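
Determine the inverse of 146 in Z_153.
131

gcd(146, 153) = 1, so the inverse exists.
Extended Euclidean algorithm on (153, 146):
153 = 1 × 146 + 7  ⟹  7 = (1)·153 + (-1)·146
146 = 20 × 7 + 6  ⟹  6 = (-20)·153 + (21)·146
7 = 1 × 6 + 1  ⟹  1 = (21)·153 + (-22)·146
So (-22)·146 ≡ 1 (mod 153), i.e. 146^(-1) ≡ -22 ≡ 131 (mod 153).
Check: 146 × 131 = 19126 ≡ 1 (mod 153)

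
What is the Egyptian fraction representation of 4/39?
1/10 + 1/390

Greedy algorithm:
4/39: ceiling(39/4) = 10, use 1/10
1/390: ceiling(390/1) = 390, use 1/390
Result: 4/39 = 1/10 + 1/390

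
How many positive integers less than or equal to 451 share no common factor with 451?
400

451 = 11 × 41
φ(n) = n × ∏(1 - 1/p) for each prime p dividing n
φ(451) = 451 × (1 - 1/11) × (1 - 1/41) = 400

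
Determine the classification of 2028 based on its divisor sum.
abundant

Proper divisors of 2028: sum = 1 + 2 + 3 + 4 + 6 + 12 + 13 + 26 + ... + 338 + 507 + 676 + 1014 (17 divisors) = 3096
Since 3096 > 2028, 2028 is abundant.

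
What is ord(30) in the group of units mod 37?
18

37 is prime, so ord(30) divides φ(37) = 36.
Divisors of 36: 1, 2, 3, 4, 6, 9, 12, 18, 36.
Repeated squaring: 30^1 ≡ 30, 30^2 ≡ 12, 30^4 ≡ 33, 30^8 ≡ 16, 30^16 ≡ 34, 30^32 ≡ 9 (mod 37).
Test 30^d mod 37 for each divisor d in increasing order:
30^1 ≡ 30
30^2 ≡ 12
30^3 = 30^2·30^1 ≡ 27
30^4 ≡ 33
30^6 = 30^4·30^2 ≡ 26
30^9 = 30^8·30^1 ≡ 36
30^12 = 30^8·30^4 ≡ 10
30^18 = 30^16·30^2 ≡ 1  ← first divisor giving 1
The order is 18.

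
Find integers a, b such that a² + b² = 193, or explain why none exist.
7² + 12² (a=7, b=12)

Factorization: 193 = 193
By Fermat: n is sum of two squares iff every prime p ≡ 3 (mod 4) appears to even power.
All primes ≡ 3 (mod 4) appear to even power.
Search a = 0, 1, 2, … for 193 - a² a perfect square: first hit at a = 7: 193 - 49 = 144 = 12².
193 = 7² + 12² = 49 + 144 ✓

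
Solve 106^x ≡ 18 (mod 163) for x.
131

Baby-step giant-step with step n = ⌈√163⌉ = 13.
Baby steps 106^j mod 163 (j:value) for j=0..12: 0:1, 1:106, 2:152, 3:138, 4:121, 5:112, 6:136, 7:72, 8:134, 9:23, 10:156, 11:73, 12:77.
Giant-step multiplier: 106^(-13) ≡ 106^(162-13) = 106^149 ≡ 68 (mod 163).
Giant steps γ_i = 18·68^i mod 163: γ_0=18, γ_1=83, γ_2=102, γ_3=90, γ_4=89, γ_5=21, γ_6=124, γ_7=119, γ_8=105, γ_9=131, γ_10=106 (in table at j=1).
x = i·n + j = 10·13 + 1 = 131.
Check: 106^131 ≡ 18 (mod 163).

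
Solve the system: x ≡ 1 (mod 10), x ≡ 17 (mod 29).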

_____

PROBLEM TO SOLVE -
In full and verbatim, repeat the records given above.

EXPECTED ANSWER -
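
Determine the inverse of 146 in Z_153.
131

gcd(146, 153) = 1, so the inverse exists.
Extended Euclidean algorithm on (153, 146):
153 = 1 × 146 + 7  ⟹  7 = (1)·153 + (-1)·146
146 = 20 × 7 + 6  ⟹  6 = (-20)·153 + (21)·146
7 = 1 × 6 + 1  ⟹  1 = (21)·153 + (-22)·146
So (-22)·146 ≡ 1 (mod 153), i.e. 146^(-1) ≡ -22 ≡ 131 (mod 153).
Check: 146 × 131 = 19126 ≡ 1 (mod 153)

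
What is the Egyptian fraction representation of 4/39?
1/10 + 1/390

Greedy algorithm:
4/39: ceiling(39/4) = 10, use 1/10
1/390: ceiling(390/1) = 390, use 1/390
Result: 4/39 = 1/10 + 1/390

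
How many positive integers less than or equal to 451 share no common factor with 451?
400

451 = 11 × 41
φ(n) = n × ∏(1 - 1/p) for each prime p dividing n
φ(451) = 451 × (1 - 1/11) × (1 - 1/41) = 400

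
Determine the classification of 2028 based on its divisor sum.
abundant

Proper divisors of 2028: sum = 1 + 2 + 3 + 4 + 6 + 12 + 13 + 26 + ... + 338 + 507 + 676 + 1014 (17 divisors) = 3096
Since 3096 > 2028, 2028 is abundant.

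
What is ord(30) in the group of units mod 37?
18

37 is prime, so ord(30) divides φ(37) = 36.
Divisors of 36: 1, 2, 3, 4, 6, 9, 12, 18, 36.
Repeated squaring: 30^1 ≡ 30, 30^2 ≡ 12, 30^4 ≡ 33, 30^8 ≡ 16, 30^16 ≡ 34, 30^32 ≡ 9 (mod 37).
Test 30^d mod 37 for each divisor d in increasing order:
30^1 ≡ 30
30^2 ≡ 12
30^3 = 30^2·30^1 ≡ 27
30^4 ≡ 33
30^6 = 30^4·30^2 ≡ 26
30^9 = 30^8·30^1 ≡ 36
30^12 = 30^8·30^4 ≡ 10
30^18 = 30^16·30^2 ≡ 1  ← first divisor giving 1
The order is 18.

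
Find integers a, b such that a² + b² = 193, or explain why none exist.
7² + 12² (a=7, b=12)

Factorization: 193 = 193
By Fermat: n is sum of two squares iff every prime p ≡ 3 (mod 4) appears to even power.
All primes ≡ 3 (mod 4) appear to even power.
Search a = 0, 1, 2, … for 193 - a² a perfect square: first hit at a = 7: 193 - 49 = 144 = 12².
193 = 7² + 12² = 49 + 144 ✓

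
Solve 106^x ≡ 18 (mod 163) for x.
131

Baby-step giant-step with step n = ⌈√163⌉ = 13.
Baby steps 106^j mod 163 (j:value) for j=0..12: 0:1, 1:106, 2:152, 3:138, 4:121, 5:112, 6:136, 7:72, 8:134, 9:23, 10:156, 11:73, 12:77.
Giant-step multiplier: 106^(-13) ≡ 106^(162-13) = 106^149 ≡ 68 (mod 163).
Giant steps γ_i = 18·68^i mod 163: γ_0=18, γ_1=83, γ_2=102, γ_3=90, γ_4=89, γ_5=21, γ_6=124, γ_7=119, γ_8=105, γ_9=131, γ_10=106 (in table at j=1).
x = i·n + j = 10·13 + 1 = 131.
Check: 106^131 ≡ 18 (mod 163).

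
Solve the system: x ≡ 1 (mod 10), x ≡ 17 (mod 29).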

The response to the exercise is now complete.